SOURCE MATERIAL:
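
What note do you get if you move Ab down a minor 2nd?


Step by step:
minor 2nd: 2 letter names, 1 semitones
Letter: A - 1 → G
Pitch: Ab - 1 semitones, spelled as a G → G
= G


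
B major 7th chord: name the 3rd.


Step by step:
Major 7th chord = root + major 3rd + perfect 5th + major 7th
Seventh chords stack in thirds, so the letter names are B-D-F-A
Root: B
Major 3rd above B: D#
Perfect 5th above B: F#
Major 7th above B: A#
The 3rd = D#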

...

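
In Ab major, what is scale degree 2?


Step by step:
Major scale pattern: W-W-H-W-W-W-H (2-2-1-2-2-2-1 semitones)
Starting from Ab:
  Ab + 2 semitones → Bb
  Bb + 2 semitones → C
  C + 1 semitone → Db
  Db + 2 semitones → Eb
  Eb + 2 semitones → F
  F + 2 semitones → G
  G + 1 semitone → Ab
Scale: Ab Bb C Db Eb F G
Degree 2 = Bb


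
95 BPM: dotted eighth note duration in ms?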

WORK INSTRUCTIONS:
Give back exactly the lines above starting at the line where "In Ab major, what is scale degree 2?" appears and ending at the line where "95 BPM: dotted eighth note duration in ms?" appears, both included, with no other lines.

COMPLETED EXERCISE:
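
In Ab major, what is scale degree 2?


Step by step:
Major scale pattern: W-W-H-W-W-W-H (2-2-1-2-2-2-1 semitones)
Starting from Ab:
  Ab + 2 semitones → Bb
  Bb + 2 semitones → C
  C + 1 semitone → Db
  Db + 2 semitones → Eb
  Eb + 2 semitones → F
  F + 2 semitones → G
  G + 1 semitone → Ab
Scale: Ab Bb C Db Eb F G
Degree 2 = Bb


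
95 BPM: dotted eighth note duration in ms?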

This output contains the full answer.